[Opening Dataset extract section]

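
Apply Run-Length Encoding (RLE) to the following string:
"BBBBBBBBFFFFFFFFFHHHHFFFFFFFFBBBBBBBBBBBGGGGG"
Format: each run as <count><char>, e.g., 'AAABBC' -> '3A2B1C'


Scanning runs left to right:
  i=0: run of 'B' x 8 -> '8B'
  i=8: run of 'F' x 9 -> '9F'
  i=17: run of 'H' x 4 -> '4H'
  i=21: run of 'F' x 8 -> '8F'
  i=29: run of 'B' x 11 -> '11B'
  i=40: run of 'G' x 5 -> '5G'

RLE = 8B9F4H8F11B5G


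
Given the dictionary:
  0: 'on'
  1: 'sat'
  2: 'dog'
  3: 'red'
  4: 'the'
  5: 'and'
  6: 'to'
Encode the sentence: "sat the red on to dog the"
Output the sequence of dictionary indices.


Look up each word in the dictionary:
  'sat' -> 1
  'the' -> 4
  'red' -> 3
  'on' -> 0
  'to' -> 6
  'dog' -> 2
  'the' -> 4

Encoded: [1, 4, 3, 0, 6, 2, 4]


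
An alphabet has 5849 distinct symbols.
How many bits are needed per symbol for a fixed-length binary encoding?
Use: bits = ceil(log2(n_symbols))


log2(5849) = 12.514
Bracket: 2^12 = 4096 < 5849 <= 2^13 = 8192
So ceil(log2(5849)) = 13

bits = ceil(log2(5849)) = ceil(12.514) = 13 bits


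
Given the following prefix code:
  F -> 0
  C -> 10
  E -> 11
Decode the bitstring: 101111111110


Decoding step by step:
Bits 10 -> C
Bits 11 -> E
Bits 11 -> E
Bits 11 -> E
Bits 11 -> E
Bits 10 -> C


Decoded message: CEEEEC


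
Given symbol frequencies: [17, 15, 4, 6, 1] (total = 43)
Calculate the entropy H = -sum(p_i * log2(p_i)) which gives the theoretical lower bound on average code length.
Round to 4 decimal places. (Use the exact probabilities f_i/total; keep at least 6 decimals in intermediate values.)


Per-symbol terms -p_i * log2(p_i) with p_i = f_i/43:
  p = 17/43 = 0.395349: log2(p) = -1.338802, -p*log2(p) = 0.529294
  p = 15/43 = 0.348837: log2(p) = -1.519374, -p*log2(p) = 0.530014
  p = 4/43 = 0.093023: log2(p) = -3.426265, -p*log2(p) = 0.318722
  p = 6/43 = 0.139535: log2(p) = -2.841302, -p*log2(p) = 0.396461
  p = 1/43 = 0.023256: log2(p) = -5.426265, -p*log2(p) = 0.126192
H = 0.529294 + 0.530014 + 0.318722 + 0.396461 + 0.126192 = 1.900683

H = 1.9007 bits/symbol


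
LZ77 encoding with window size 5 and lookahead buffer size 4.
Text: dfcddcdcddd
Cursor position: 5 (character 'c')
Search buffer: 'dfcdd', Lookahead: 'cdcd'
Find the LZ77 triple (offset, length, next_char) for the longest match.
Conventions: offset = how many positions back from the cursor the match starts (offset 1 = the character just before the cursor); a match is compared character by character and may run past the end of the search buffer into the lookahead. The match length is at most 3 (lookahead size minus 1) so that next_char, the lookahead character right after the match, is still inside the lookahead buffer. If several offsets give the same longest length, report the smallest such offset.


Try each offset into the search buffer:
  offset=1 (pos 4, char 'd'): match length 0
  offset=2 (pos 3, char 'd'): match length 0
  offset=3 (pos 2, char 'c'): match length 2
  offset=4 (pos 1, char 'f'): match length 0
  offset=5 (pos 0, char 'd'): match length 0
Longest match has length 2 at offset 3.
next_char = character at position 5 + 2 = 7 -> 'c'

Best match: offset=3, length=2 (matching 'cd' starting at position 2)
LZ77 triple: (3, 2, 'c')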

[Closing Dataset extract section]

Copy all lines from the material that include "Given".

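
Given the dictionary:
Given the following prefix code:
Given symbol frequencies: [17, 15, 4, 6, 1] (total = 43)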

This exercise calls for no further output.